Find the word "species" in the records below. List each line containing it.

---------- Stored data ----------

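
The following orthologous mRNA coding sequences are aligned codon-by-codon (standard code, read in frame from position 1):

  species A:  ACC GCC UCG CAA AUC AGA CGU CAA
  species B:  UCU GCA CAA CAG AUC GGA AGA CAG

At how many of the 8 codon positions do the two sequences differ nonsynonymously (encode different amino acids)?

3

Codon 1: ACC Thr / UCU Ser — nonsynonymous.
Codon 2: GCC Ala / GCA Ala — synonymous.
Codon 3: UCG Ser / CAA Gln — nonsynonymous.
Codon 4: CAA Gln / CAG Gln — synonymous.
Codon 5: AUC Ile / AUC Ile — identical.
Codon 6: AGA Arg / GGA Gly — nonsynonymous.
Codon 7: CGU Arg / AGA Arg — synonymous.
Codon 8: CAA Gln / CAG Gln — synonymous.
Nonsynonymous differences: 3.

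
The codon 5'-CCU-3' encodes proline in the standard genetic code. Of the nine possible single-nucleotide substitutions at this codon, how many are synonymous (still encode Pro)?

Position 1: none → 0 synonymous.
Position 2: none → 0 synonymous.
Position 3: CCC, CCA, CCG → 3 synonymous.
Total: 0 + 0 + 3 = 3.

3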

----------
---------- Stored data ----------

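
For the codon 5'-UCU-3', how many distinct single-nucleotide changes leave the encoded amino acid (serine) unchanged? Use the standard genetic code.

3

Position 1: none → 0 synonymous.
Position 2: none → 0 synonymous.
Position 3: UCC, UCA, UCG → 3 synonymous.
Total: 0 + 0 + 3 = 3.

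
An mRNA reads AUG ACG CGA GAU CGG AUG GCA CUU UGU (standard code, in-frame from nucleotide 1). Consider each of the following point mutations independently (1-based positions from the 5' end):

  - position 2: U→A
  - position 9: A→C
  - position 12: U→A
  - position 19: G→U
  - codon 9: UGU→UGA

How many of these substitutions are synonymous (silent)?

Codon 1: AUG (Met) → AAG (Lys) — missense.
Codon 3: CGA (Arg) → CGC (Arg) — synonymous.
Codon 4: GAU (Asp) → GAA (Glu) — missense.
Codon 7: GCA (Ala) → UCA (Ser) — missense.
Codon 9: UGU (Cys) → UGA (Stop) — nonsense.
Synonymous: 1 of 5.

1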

----------

Solution below:
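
  species A:  ACC GCC UCG CAA AUC AGA CGU CAA
  species B:  UCU GCA CAA CAG AUC GGA AGA CAG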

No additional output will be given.